**WORK REQUIRED:** What appears from the first line of the records below through the line containing "T(s) = (3(s + 6))" must be reproduced verbatim.

Stored data entries:

- - - - -

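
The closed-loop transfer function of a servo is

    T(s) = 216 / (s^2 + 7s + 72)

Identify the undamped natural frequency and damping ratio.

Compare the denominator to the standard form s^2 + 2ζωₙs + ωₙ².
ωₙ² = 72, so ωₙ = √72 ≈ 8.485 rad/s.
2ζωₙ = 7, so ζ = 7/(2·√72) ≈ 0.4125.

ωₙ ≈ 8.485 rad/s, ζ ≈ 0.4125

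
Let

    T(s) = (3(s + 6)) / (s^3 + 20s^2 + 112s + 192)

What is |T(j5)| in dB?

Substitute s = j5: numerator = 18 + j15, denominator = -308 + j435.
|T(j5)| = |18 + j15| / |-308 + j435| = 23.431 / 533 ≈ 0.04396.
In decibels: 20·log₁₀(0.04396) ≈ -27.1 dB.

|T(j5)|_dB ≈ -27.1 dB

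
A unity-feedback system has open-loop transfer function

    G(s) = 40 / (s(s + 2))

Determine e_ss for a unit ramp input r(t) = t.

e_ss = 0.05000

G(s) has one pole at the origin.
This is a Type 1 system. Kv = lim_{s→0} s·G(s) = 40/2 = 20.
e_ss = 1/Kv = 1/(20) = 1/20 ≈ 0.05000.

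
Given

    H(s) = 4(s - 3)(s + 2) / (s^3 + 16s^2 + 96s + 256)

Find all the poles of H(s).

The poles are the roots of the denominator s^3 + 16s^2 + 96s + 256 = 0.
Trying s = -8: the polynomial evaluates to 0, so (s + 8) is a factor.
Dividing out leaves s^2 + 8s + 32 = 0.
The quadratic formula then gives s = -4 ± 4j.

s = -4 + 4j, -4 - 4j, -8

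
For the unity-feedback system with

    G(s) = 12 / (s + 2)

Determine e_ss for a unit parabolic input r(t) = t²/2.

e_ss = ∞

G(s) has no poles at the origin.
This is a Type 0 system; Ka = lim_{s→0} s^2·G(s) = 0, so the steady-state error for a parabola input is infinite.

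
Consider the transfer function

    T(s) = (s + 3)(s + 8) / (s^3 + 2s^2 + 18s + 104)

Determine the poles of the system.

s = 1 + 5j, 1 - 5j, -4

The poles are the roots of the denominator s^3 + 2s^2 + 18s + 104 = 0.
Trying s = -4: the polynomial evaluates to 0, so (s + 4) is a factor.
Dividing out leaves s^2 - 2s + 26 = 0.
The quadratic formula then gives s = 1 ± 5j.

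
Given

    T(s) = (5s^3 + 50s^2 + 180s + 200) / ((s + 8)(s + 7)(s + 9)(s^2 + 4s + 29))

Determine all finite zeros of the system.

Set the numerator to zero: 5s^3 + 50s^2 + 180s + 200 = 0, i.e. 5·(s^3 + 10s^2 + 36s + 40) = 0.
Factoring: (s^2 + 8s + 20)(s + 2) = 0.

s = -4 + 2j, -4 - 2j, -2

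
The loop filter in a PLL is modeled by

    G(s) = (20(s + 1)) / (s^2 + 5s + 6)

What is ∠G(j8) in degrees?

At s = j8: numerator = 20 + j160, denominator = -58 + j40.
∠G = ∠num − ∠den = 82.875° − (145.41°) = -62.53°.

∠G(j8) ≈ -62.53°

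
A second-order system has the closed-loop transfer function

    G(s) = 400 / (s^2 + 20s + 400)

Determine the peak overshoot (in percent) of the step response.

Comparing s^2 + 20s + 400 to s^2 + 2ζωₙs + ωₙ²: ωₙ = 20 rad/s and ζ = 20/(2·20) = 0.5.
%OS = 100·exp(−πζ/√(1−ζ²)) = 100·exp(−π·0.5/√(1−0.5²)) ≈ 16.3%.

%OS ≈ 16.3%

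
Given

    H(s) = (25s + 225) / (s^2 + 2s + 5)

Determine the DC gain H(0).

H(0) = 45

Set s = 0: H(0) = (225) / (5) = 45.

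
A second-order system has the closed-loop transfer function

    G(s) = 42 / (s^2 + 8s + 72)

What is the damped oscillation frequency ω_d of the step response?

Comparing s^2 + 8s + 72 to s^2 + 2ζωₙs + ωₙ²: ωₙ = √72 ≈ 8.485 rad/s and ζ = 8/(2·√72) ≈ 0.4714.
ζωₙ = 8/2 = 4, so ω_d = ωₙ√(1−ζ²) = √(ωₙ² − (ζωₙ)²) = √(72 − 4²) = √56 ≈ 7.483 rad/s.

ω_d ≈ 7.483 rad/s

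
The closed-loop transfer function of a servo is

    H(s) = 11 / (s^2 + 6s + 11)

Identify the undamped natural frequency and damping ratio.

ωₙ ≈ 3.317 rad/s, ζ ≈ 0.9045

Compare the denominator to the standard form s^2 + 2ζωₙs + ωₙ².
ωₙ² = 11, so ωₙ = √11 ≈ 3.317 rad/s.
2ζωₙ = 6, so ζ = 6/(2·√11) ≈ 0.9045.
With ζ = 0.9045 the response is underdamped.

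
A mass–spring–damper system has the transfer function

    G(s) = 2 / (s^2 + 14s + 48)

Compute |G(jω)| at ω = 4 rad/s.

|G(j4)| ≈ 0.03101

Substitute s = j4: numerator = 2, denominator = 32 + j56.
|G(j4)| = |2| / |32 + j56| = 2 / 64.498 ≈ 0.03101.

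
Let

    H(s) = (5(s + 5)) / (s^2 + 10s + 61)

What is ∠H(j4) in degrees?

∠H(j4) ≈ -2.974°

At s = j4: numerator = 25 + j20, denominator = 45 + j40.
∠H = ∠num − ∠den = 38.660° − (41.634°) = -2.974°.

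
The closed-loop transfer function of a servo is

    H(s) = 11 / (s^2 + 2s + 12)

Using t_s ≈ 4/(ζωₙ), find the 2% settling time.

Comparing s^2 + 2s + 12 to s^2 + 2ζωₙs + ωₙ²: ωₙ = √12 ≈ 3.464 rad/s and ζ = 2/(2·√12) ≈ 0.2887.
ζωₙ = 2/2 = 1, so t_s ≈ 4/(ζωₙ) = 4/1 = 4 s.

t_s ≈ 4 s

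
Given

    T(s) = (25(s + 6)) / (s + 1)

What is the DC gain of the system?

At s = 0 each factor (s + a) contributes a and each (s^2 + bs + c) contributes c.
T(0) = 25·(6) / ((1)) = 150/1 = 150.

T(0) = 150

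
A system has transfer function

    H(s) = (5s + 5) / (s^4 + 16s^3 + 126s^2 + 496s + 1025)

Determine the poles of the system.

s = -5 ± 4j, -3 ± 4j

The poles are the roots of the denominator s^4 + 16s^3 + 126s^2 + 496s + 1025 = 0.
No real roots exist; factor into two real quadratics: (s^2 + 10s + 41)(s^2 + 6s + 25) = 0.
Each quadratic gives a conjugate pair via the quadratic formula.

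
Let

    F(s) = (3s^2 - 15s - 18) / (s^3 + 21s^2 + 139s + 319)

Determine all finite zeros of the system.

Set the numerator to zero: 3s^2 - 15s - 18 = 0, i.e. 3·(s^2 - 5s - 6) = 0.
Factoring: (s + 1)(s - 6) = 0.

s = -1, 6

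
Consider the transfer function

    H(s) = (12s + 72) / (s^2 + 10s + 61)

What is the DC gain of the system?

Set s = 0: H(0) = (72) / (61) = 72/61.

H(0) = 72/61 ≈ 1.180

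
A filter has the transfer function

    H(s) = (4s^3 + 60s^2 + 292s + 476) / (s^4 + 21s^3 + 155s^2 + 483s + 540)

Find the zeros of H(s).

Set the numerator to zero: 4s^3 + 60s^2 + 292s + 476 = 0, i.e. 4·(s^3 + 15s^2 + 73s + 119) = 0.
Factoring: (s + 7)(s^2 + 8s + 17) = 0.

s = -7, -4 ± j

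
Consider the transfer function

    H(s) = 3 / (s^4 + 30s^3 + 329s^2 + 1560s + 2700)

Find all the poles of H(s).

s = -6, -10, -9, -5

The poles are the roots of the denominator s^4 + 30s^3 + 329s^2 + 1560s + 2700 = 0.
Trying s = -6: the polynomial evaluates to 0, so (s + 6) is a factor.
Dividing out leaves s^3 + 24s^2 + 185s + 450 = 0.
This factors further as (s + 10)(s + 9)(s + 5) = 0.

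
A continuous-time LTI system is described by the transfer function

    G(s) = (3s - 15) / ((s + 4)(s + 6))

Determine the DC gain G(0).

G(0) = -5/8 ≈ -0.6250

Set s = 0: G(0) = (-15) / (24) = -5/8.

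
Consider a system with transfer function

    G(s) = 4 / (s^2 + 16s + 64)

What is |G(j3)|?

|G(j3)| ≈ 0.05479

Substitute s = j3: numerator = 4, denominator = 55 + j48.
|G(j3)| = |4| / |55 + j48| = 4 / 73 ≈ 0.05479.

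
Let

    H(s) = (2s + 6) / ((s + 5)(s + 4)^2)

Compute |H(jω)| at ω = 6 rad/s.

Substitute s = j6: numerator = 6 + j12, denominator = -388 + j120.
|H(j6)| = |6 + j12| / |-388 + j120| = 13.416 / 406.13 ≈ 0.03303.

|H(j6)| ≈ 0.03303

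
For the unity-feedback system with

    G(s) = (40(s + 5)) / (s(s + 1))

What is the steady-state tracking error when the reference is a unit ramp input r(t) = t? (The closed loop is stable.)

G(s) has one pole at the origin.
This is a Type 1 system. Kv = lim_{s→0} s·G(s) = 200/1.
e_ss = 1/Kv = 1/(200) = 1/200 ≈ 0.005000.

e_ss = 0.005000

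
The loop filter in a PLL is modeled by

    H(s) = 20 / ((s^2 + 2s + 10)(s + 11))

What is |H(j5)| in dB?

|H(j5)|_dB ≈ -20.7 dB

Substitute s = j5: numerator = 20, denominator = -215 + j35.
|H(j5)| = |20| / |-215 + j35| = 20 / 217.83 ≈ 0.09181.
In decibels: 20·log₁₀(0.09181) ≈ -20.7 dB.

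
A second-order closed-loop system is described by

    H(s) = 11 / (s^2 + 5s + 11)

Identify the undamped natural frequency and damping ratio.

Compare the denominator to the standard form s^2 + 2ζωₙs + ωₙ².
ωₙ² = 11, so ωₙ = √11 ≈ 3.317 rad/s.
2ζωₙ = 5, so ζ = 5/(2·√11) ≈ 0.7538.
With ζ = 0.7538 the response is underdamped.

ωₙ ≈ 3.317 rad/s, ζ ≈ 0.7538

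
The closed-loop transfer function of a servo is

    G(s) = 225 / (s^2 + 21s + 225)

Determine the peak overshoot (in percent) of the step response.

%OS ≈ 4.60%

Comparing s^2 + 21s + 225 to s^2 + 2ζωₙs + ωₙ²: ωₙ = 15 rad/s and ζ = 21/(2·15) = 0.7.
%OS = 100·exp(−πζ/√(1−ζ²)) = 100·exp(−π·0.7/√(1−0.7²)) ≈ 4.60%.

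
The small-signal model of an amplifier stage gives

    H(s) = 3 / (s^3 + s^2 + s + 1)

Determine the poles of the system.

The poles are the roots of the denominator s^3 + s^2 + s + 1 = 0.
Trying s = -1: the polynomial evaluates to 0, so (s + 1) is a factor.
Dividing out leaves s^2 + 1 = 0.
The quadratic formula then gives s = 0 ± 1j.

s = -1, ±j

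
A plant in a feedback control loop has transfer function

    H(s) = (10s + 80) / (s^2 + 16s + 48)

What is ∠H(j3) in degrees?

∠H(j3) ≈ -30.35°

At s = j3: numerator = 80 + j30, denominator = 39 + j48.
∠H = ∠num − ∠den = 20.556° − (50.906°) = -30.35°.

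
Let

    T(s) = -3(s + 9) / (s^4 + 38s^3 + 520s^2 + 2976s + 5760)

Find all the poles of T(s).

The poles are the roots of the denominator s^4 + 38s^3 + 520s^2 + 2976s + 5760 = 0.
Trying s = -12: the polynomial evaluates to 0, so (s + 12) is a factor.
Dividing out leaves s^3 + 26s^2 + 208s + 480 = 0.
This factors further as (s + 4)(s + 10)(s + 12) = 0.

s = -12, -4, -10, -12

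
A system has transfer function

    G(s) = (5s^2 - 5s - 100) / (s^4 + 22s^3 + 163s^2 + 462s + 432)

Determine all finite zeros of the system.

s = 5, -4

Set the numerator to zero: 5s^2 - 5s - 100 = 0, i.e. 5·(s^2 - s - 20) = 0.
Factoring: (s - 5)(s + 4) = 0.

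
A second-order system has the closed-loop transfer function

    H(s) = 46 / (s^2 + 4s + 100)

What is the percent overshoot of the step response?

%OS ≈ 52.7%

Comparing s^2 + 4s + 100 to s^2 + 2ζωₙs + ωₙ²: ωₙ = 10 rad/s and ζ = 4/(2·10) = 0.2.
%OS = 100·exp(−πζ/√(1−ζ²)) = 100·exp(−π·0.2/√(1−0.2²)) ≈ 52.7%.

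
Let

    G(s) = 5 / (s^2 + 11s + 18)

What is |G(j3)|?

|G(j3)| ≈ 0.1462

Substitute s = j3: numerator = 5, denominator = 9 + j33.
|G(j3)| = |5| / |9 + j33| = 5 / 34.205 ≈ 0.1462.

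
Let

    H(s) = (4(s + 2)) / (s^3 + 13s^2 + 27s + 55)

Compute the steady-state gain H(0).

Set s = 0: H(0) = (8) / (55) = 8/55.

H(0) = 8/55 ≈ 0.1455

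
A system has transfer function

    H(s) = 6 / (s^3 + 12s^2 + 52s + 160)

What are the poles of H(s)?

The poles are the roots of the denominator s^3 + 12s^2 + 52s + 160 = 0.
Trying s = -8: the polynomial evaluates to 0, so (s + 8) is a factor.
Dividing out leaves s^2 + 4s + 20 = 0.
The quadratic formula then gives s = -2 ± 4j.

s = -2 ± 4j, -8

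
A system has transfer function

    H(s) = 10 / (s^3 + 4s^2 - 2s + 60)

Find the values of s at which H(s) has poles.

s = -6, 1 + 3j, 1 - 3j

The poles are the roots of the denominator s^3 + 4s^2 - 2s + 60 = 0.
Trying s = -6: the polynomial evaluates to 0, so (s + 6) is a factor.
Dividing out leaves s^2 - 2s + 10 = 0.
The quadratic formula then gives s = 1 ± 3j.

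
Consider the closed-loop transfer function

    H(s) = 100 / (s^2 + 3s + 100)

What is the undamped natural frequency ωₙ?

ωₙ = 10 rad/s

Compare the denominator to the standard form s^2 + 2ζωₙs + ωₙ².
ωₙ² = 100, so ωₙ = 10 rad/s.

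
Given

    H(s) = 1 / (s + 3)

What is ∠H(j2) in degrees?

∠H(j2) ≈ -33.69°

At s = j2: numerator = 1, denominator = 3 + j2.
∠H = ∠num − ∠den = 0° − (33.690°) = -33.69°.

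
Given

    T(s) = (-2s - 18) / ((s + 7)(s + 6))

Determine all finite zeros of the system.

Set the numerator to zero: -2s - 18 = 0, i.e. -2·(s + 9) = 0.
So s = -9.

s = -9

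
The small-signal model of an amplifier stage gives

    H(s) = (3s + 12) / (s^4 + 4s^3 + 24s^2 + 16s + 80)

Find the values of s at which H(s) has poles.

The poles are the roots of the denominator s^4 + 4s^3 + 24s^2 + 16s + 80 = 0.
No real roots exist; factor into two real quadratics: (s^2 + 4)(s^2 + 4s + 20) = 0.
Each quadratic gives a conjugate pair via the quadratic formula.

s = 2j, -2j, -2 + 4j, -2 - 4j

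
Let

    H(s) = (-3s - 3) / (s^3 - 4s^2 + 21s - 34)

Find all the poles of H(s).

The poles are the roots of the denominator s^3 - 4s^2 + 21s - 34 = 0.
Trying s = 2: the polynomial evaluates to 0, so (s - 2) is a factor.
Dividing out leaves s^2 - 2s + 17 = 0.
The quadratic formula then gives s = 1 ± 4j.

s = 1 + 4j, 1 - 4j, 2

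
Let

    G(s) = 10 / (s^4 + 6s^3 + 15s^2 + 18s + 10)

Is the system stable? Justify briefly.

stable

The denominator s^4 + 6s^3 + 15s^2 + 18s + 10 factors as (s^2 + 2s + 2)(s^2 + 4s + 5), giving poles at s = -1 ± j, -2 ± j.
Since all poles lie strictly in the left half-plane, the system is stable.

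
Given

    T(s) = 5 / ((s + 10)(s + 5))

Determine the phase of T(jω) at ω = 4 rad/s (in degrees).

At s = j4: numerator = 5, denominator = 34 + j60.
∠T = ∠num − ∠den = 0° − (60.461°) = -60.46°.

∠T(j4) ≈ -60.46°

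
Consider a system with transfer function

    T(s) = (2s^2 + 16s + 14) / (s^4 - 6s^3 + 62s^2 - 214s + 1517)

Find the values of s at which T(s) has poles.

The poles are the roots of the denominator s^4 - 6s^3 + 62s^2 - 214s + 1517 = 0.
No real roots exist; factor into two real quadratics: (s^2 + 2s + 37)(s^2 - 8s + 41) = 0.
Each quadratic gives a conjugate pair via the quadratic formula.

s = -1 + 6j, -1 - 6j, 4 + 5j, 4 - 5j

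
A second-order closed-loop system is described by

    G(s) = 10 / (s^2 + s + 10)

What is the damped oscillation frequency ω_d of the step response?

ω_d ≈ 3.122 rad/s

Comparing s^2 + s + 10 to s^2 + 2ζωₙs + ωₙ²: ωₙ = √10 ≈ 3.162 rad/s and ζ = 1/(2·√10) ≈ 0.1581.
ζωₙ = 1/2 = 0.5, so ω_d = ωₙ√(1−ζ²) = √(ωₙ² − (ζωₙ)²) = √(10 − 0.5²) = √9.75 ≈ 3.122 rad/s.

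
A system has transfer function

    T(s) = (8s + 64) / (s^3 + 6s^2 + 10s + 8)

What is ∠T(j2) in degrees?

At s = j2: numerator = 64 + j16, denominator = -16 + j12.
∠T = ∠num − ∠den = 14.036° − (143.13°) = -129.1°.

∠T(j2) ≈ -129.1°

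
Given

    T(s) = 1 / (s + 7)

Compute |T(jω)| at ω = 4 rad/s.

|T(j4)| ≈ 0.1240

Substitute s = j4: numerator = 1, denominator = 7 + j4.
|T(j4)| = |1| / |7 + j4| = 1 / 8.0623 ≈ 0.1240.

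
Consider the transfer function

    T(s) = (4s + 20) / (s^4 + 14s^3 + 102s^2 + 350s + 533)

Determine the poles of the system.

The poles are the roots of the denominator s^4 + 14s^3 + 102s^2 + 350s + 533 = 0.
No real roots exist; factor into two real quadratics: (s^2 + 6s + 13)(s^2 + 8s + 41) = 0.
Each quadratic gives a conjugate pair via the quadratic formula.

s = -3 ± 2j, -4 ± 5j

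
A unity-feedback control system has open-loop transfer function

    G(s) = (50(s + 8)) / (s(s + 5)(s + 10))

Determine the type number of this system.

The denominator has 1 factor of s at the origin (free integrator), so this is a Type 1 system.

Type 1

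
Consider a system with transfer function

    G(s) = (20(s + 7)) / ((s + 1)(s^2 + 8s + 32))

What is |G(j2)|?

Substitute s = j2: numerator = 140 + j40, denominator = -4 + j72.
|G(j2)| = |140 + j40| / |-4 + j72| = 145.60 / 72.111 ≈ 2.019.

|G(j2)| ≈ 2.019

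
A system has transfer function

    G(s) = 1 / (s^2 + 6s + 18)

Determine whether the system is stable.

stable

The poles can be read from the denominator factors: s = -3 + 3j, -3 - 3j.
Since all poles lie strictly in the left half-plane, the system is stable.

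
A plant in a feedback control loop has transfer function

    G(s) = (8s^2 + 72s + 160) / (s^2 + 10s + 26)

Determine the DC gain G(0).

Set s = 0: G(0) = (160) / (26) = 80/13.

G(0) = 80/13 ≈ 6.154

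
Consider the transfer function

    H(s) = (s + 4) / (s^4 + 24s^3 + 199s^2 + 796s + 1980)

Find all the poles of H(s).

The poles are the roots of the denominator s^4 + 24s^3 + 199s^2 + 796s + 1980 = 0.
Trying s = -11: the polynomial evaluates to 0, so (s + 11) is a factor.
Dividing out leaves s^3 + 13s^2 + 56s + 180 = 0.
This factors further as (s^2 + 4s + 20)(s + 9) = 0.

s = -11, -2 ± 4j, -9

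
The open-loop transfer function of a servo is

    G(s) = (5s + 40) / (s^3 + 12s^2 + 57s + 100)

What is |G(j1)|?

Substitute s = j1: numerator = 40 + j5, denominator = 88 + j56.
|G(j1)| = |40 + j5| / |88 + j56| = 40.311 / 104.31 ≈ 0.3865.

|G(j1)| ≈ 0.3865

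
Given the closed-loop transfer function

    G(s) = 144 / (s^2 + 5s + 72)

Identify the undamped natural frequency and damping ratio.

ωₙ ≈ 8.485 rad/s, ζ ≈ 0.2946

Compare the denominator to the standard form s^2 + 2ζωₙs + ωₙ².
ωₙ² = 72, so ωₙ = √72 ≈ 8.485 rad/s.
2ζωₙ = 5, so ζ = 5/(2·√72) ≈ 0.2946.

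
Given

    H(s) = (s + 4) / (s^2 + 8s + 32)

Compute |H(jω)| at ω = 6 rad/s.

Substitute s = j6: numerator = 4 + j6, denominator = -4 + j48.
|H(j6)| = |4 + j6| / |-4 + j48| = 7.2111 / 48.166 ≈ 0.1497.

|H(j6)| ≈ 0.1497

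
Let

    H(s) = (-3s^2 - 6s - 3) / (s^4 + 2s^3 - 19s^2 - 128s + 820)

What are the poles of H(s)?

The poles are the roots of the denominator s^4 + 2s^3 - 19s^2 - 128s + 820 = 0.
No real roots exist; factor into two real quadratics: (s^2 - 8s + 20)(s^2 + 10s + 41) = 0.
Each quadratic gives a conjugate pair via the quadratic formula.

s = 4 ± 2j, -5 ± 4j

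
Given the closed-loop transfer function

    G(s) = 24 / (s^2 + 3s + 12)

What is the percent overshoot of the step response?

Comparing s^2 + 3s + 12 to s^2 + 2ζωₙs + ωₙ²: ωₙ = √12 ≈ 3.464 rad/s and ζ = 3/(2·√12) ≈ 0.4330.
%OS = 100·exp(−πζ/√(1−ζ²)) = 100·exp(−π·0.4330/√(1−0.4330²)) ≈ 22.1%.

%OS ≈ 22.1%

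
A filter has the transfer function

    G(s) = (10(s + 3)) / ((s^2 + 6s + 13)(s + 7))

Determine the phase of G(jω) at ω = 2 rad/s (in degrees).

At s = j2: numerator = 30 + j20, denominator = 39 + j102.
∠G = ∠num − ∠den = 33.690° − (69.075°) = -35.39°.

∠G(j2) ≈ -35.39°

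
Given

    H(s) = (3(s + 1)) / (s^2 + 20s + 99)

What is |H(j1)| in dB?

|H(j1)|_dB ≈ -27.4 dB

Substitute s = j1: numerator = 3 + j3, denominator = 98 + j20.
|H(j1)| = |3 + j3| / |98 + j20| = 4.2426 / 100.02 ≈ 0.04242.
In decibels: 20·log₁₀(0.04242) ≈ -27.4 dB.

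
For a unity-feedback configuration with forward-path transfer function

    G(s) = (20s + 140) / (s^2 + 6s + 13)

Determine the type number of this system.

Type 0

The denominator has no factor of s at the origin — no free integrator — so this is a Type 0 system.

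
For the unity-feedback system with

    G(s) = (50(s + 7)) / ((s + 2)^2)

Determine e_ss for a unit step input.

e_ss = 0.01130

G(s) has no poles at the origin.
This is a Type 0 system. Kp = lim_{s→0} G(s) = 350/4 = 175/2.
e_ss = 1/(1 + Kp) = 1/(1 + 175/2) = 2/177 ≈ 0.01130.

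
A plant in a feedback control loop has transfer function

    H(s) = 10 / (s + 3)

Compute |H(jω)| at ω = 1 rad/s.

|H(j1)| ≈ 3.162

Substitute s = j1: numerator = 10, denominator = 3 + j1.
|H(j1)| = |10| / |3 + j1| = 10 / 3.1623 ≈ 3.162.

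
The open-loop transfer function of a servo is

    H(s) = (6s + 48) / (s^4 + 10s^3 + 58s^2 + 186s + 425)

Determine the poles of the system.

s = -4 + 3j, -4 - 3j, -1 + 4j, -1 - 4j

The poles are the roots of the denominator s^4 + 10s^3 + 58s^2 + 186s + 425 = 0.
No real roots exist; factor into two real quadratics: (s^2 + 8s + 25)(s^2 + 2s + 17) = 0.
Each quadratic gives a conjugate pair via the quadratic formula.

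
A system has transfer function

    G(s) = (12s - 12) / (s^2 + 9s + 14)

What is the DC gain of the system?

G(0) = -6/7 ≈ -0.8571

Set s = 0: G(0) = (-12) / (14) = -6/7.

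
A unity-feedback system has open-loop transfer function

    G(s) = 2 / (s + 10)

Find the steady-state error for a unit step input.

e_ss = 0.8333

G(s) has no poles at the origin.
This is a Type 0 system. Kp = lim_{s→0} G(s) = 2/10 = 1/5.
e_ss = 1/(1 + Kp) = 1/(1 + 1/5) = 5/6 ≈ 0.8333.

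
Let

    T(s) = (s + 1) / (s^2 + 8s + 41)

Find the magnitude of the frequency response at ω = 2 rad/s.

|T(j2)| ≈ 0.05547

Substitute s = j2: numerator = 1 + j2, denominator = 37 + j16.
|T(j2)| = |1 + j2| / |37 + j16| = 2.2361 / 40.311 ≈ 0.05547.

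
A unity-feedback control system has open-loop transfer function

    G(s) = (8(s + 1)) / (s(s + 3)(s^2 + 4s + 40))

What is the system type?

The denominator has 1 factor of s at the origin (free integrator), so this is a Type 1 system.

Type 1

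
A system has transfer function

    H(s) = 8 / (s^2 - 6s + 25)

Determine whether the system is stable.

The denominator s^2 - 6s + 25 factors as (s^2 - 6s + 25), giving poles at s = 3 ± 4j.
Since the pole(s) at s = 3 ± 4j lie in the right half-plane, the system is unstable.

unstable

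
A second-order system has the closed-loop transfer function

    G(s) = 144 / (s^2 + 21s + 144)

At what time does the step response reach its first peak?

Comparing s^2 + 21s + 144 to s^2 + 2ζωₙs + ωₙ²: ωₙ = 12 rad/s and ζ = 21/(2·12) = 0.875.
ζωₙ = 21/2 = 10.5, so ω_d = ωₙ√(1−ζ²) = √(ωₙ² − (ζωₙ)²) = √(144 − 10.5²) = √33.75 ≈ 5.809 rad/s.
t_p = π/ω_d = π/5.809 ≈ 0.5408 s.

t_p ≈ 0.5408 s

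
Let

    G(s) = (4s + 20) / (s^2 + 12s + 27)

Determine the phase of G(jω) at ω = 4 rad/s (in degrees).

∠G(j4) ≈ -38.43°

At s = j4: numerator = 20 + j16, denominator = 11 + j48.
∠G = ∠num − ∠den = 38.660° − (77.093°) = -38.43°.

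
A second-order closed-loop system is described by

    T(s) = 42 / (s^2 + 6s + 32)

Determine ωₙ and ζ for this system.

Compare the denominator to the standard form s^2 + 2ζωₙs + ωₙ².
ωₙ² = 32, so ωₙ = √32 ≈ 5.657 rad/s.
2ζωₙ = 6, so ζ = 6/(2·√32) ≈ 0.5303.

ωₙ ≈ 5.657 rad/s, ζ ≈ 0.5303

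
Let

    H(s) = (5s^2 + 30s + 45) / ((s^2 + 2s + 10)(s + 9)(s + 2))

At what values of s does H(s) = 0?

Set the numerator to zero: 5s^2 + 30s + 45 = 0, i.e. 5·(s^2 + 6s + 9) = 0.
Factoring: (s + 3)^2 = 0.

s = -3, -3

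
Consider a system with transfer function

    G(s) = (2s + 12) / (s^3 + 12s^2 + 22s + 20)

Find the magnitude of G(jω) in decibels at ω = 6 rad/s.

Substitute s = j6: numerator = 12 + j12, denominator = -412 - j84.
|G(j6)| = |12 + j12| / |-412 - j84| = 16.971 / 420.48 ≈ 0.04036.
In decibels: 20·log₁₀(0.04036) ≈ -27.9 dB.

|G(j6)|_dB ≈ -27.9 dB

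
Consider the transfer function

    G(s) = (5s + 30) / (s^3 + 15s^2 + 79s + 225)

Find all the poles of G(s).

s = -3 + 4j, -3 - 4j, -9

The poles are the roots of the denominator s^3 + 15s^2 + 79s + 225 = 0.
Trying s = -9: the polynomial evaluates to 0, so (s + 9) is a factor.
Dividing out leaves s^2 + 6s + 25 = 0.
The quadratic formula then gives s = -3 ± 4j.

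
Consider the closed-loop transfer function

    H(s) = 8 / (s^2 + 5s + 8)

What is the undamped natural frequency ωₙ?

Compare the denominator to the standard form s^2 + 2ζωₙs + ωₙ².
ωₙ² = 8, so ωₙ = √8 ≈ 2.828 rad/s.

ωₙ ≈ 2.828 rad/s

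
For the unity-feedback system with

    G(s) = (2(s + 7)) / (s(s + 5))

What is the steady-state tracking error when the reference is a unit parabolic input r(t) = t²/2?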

- - - - -

**COMPLETED TASK:**
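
The closed-loop transfer function of a servo is

    T(s) = 216 / (s^2 + 7s + 72)

Identify the undamped natural frequency and damping ratio.

Compare the denominator to the standard form s^2 + 2ζωₙs + ωₙ².
ωₙ² = 72, so ωₙ = √72 ≈ 8.485 rad/s.
2ζωₙ = 7, so ζ = 7/(2·√72) ≈ 0.4125.

ωₙ ≈ 8.485 rad/s, ζ ≈ 0.4125

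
Let

    T(s) = (3(s + 6)) / (s^3 + 20s^2 + 112s + 192)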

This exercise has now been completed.